• [Your objective]
Exactly reproduce the lines from the top of the entries below through the line containing "S → x S c S | q", with both ends included.

• [Information shown]
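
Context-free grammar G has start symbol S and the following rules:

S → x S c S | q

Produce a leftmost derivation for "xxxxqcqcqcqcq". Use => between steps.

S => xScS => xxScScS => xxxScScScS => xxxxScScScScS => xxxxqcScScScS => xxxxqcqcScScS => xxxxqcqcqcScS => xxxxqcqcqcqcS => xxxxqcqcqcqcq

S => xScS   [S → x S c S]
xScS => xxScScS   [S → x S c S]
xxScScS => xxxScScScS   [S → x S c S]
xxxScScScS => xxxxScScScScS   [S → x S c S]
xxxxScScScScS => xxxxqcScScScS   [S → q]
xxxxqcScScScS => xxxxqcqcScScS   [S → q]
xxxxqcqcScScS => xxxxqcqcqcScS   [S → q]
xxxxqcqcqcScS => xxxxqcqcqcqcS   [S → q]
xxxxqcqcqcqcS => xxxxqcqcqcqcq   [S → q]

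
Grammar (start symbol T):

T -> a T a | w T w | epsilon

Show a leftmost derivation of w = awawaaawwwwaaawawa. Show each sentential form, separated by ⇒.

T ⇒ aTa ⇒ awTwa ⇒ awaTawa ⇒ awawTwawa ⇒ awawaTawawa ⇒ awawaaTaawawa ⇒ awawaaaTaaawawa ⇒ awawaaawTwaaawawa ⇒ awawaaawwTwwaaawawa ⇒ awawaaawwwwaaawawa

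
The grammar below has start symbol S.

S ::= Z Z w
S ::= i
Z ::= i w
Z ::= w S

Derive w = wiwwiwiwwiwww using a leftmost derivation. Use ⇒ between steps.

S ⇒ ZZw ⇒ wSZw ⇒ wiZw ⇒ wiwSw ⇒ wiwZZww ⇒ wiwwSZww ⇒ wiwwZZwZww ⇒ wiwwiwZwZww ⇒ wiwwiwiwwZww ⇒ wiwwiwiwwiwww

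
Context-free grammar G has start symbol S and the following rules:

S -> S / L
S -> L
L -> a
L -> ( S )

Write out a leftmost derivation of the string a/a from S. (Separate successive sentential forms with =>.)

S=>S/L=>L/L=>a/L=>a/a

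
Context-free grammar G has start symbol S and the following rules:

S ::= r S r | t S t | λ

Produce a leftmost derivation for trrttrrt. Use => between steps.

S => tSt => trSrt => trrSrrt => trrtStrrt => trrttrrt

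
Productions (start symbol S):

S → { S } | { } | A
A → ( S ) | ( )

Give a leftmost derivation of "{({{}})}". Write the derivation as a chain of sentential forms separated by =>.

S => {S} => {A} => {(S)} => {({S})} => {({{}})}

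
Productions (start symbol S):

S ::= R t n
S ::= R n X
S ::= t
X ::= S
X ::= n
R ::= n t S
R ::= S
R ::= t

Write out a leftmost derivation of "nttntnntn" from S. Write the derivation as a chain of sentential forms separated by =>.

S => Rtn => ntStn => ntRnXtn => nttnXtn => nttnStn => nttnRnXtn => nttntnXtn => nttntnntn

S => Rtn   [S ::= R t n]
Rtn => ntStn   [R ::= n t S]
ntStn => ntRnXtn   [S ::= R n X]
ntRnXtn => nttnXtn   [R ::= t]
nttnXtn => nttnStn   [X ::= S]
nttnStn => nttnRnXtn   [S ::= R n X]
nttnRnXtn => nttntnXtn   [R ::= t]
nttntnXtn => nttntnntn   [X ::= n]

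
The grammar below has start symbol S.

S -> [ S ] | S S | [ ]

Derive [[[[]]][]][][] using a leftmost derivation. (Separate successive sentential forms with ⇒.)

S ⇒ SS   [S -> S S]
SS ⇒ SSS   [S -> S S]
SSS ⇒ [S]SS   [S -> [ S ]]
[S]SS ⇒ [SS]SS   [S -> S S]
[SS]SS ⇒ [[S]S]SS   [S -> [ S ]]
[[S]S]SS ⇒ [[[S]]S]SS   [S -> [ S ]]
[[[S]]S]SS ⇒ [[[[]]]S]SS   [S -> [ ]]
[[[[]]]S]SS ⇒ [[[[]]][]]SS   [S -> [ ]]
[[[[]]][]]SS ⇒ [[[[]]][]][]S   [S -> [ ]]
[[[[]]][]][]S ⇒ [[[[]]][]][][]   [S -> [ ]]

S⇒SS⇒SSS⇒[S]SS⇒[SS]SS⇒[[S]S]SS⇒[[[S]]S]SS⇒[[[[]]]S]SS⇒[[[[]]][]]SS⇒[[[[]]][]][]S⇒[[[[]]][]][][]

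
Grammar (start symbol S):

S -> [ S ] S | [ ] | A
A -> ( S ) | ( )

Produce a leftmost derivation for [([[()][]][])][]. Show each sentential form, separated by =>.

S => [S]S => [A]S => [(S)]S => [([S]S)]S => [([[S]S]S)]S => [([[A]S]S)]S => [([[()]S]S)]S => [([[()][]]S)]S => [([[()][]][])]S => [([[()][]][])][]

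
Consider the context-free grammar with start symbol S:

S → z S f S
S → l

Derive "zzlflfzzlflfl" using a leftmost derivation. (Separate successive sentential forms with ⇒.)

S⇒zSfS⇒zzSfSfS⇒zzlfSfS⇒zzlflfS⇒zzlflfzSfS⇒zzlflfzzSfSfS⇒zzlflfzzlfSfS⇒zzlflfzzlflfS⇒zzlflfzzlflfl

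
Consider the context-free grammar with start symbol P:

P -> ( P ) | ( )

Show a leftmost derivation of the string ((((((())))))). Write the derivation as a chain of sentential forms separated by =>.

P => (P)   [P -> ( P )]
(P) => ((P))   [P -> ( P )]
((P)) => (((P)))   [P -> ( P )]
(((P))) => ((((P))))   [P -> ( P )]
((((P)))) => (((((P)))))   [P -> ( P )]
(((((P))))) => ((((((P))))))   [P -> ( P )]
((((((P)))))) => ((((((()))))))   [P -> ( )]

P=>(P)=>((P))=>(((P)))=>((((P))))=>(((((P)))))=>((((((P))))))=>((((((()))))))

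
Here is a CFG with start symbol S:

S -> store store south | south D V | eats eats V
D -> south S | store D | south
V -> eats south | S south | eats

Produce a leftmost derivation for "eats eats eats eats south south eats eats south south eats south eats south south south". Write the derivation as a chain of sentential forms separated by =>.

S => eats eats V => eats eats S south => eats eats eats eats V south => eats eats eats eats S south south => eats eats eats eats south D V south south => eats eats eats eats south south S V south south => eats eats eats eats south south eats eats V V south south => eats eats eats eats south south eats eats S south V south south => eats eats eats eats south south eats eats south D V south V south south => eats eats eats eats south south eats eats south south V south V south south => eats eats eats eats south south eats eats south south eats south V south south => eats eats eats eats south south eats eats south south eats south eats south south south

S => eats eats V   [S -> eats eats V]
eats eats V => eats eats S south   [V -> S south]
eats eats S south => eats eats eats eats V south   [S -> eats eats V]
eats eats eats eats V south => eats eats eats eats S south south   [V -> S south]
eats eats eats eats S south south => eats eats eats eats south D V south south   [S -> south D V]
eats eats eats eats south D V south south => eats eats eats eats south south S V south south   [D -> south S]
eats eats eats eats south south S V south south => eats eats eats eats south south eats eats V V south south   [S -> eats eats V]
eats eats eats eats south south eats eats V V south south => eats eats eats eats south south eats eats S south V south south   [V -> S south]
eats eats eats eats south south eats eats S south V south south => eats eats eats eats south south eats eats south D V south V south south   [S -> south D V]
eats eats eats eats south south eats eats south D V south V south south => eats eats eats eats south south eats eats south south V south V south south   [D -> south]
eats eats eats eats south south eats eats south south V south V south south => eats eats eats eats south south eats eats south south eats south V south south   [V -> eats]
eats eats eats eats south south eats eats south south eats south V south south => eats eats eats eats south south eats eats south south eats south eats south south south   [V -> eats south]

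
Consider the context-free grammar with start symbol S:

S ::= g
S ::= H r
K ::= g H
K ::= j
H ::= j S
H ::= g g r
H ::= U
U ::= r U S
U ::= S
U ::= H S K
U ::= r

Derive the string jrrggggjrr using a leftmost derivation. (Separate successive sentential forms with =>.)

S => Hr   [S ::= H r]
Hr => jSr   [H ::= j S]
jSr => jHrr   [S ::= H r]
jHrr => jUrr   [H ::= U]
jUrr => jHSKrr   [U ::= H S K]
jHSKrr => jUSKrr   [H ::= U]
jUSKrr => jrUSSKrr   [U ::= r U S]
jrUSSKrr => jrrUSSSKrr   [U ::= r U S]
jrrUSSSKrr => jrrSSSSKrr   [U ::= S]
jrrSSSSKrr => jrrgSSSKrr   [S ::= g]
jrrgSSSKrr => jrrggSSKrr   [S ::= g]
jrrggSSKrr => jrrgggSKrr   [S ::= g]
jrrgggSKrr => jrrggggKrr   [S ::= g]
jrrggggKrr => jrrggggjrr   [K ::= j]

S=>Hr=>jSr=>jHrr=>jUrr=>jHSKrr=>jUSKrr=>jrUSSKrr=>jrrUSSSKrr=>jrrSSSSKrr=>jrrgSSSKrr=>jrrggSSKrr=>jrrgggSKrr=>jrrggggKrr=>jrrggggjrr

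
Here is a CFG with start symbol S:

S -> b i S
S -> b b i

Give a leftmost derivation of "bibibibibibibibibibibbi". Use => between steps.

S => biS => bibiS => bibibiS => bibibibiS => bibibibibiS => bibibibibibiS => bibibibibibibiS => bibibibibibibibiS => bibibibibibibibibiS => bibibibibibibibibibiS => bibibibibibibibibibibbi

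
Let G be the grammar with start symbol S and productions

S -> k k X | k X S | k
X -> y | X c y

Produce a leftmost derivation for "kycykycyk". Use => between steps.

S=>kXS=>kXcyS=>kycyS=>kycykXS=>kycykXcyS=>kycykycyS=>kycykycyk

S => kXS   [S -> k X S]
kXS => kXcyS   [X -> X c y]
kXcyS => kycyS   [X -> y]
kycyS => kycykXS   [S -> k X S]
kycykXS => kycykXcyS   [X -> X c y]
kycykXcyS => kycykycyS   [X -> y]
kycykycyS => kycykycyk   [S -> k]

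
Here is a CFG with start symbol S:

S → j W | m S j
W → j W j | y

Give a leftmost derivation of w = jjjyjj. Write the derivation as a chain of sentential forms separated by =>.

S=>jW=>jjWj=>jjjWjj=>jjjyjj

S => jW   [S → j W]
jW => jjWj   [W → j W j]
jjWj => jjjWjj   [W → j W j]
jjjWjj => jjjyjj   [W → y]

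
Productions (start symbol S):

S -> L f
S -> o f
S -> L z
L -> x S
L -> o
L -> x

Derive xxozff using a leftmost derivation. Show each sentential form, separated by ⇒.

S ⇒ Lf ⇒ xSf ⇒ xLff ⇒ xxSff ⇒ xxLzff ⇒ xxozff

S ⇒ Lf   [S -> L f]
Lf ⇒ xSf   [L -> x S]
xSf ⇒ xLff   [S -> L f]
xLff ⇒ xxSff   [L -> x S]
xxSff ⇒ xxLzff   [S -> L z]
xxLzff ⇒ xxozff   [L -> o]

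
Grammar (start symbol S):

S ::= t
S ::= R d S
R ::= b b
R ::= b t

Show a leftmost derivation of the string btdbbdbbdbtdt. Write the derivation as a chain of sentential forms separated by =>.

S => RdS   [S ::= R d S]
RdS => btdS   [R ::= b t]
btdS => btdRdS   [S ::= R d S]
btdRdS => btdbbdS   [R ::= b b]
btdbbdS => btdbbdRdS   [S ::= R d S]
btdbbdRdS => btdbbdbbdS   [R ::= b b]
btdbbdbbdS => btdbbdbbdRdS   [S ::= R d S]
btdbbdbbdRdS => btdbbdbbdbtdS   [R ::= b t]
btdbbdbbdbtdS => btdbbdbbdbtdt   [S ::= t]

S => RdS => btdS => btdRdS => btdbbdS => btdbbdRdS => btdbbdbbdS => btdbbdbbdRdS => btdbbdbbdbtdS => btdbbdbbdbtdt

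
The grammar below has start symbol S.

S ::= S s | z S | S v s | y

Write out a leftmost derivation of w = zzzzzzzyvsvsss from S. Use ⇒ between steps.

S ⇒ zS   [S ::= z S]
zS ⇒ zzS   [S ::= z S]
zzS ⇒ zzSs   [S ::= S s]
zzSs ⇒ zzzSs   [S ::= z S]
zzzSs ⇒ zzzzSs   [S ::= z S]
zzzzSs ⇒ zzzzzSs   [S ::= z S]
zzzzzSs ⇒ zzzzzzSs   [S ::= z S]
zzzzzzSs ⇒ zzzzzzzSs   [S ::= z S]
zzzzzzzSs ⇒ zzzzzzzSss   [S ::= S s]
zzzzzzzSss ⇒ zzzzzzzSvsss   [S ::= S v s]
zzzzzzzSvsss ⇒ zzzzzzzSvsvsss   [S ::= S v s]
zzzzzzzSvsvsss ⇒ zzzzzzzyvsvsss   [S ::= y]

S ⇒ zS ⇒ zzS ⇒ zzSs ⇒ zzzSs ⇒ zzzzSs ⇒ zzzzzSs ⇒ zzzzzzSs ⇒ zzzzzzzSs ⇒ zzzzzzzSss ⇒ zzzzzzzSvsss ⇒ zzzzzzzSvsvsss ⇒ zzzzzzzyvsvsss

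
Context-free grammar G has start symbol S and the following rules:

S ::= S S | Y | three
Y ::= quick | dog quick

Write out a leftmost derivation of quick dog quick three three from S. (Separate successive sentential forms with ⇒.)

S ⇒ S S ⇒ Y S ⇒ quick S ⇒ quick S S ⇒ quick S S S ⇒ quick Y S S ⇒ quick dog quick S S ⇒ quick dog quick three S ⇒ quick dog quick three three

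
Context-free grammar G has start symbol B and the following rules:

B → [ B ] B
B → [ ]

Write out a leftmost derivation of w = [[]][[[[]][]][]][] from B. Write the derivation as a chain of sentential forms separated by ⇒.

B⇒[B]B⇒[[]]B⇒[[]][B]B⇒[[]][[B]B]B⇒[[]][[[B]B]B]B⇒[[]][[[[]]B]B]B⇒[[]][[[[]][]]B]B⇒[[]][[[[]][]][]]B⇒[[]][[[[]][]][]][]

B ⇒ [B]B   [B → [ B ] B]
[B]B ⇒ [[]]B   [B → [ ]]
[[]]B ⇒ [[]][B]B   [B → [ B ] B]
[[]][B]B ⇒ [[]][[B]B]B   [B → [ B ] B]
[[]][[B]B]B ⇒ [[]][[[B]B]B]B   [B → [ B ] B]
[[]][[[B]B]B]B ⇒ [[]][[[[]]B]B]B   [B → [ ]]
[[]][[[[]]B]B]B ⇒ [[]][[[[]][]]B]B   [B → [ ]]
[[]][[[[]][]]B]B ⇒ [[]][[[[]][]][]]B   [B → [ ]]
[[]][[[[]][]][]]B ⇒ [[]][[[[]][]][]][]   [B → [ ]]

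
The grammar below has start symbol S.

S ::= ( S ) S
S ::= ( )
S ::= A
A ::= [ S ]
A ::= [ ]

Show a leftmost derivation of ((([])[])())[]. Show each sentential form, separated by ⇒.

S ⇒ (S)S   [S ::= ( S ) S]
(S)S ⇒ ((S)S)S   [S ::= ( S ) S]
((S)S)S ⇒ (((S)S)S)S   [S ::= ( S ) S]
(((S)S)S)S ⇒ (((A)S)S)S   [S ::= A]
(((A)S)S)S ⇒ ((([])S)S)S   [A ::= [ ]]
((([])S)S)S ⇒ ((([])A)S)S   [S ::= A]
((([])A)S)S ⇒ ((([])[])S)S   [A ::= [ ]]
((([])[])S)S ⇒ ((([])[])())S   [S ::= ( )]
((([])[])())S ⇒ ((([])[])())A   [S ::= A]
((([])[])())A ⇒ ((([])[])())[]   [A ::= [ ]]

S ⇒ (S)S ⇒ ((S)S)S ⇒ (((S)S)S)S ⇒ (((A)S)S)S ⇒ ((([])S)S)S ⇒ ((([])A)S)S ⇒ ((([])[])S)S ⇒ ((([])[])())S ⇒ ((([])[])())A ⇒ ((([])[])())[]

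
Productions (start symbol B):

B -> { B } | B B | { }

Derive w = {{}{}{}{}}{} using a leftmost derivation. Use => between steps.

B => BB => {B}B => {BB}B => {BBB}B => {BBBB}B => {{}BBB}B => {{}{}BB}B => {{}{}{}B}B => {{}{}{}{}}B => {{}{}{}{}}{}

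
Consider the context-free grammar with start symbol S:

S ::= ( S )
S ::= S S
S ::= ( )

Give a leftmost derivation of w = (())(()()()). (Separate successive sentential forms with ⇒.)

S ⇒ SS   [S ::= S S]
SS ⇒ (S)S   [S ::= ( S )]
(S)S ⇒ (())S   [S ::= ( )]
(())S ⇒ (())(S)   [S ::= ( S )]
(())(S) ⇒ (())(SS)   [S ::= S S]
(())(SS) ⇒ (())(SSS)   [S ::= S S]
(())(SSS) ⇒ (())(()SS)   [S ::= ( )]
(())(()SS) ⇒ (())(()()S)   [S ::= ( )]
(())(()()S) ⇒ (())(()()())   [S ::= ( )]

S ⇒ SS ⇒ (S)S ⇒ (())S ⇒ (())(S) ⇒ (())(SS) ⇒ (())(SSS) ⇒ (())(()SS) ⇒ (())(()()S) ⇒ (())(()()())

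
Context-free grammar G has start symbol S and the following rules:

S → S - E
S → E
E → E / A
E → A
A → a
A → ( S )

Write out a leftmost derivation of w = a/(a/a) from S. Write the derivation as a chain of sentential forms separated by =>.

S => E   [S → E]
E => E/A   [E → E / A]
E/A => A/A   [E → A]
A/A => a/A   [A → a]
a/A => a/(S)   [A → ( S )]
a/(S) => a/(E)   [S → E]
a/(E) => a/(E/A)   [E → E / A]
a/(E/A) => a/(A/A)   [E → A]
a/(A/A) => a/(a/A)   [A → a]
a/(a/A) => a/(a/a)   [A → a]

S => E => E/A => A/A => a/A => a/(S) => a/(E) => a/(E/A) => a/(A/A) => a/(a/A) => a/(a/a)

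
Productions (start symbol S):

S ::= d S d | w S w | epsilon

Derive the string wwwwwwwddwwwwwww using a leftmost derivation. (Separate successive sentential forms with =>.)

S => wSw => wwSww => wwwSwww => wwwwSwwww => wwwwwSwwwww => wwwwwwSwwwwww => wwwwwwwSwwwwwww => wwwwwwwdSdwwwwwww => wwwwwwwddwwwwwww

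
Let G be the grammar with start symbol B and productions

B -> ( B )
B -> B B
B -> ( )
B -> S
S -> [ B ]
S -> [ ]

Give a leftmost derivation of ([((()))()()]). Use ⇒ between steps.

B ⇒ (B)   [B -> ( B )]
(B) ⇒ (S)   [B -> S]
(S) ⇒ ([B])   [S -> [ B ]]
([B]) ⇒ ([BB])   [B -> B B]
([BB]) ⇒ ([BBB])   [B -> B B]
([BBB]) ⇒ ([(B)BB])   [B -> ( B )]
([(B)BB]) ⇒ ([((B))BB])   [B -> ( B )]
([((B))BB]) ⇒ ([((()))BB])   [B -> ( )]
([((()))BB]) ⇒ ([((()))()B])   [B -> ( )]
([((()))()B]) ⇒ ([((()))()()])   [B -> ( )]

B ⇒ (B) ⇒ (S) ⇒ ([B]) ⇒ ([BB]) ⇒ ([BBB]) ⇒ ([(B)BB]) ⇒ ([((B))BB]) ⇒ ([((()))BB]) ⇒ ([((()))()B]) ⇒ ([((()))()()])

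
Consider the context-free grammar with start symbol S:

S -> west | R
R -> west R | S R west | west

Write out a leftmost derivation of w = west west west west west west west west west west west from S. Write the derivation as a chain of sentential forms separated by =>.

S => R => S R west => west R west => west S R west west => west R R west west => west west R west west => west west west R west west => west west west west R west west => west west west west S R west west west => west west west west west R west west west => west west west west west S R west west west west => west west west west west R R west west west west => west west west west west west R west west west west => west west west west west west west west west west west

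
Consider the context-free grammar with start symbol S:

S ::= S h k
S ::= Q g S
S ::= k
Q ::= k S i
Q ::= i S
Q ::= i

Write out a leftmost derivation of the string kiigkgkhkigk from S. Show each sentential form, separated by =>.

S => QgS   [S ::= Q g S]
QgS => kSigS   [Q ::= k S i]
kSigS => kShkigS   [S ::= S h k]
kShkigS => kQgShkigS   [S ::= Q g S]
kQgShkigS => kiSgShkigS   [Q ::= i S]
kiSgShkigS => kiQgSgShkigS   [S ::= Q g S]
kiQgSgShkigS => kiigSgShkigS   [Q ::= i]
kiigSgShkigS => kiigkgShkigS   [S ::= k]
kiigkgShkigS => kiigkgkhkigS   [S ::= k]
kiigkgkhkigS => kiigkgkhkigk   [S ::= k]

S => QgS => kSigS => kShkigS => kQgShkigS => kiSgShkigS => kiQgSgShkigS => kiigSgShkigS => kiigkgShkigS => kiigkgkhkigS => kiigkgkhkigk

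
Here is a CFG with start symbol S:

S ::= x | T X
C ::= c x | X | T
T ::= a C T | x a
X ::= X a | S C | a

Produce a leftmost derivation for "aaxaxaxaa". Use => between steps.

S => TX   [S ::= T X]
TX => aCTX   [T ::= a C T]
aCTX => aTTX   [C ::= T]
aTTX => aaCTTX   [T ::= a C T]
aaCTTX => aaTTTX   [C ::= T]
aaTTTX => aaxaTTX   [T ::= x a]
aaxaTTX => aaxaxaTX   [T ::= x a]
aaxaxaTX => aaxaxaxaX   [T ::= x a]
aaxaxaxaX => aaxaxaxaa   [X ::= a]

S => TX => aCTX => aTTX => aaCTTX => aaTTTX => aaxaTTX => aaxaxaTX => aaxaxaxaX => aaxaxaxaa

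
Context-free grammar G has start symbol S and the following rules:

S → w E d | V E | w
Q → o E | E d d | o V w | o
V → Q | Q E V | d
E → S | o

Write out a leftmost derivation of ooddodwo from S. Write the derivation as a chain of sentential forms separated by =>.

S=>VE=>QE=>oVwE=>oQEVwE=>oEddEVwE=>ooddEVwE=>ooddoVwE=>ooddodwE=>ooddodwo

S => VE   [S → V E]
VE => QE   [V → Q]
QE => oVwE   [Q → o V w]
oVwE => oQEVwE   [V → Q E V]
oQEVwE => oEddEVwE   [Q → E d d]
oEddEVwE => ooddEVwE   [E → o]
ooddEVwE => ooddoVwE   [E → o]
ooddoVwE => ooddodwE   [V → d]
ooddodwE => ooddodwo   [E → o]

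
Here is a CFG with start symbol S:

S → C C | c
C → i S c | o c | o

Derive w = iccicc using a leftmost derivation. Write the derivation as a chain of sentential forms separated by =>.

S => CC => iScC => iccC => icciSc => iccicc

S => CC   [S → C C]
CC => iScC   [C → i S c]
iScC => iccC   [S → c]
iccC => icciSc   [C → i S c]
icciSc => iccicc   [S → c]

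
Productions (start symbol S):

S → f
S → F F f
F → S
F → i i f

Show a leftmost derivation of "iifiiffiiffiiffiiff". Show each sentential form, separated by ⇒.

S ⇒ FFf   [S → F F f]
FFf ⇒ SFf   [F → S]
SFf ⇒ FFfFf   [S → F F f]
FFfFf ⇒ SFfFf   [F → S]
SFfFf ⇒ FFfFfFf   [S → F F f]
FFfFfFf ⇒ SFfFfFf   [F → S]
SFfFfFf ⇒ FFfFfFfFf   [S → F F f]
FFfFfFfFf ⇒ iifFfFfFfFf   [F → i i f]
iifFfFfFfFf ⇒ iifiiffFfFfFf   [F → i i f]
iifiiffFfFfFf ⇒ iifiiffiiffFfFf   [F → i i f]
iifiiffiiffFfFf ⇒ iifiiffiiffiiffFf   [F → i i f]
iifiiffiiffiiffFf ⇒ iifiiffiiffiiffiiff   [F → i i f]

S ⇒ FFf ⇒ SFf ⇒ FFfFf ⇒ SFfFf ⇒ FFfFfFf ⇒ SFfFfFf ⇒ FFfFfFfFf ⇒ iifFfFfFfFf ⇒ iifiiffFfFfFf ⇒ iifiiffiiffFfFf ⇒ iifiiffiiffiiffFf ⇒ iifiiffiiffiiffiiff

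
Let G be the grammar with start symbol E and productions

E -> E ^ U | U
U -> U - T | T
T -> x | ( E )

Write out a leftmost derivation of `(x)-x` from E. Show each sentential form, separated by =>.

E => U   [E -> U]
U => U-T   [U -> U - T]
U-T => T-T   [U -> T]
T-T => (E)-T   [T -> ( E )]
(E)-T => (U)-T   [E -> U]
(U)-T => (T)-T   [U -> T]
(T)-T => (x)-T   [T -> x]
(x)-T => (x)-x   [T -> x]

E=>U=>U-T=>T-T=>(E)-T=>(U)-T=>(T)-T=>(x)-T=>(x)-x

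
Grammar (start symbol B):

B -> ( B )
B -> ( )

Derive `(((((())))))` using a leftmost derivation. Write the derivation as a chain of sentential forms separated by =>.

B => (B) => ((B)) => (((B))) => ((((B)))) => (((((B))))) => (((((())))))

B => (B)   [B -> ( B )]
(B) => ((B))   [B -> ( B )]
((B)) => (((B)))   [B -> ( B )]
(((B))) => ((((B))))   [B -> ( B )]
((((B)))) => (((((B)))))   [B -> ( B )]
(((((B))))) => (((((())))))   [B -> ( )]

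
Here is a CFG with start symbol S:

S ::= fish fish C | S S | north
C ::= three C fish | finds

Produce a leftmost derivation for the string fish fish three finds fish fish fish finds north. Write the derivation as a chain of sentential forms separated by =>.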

• [Response to the task]
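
Context-free grammar G has start symbol S and the following rules:

S → x S c S | q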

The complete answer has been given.